START Data supplied
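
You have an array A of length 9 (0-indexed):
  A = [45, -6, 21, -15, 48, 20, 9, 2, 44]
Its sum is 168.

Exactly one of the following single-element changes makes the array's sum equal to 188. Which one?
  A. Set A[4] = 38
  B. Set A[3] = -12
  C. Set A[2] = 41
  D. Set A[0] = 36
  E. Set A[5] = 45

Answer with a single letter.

Answer: C

Derivation:
Option A: A[4] 48->38, delta=-10, new_sum=168+(-10)=158
Option B: A[3] -15->-12, delta=3, new_sum=168+(3)=171
Option C: A[2] 21->41, delta=20, new_sum=168+(20)=188 <-- matches target
Option D: A[0] 45->36, delta=-9, new_sum=168+(-9)=159
Option E: A[5] 20->45, delta=25, new_sum=168+(25)=193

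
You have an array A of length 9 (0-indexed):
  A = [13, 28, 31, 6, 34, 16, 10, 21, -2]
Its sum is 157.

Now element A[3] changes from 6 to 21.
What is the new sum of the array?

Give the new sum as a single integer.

Answer: 172

Derivation:
Old value at index 3: 6
New value at index 3: 21
Delta = 21 - 6 = 15
New sum = old_sum + delta = 157 + (15) = 172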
END Data supplied
(Goal of the exercise) When the line with "Exactly one of" is reached in the data above, start copying there, and copy each line exactly until the line with "E. Set A[5] = 45" has been copied; copy nothing else.

(Solution below)
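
Exactly one of the following single-element changes makes the array's sum equal to 188. Which one?
  A. Set A[4] = 38
  B. Set A[3] = -12
  C. Set A[2] = 41
  D. Set A[0] = 36
  E. Set A[5] = 45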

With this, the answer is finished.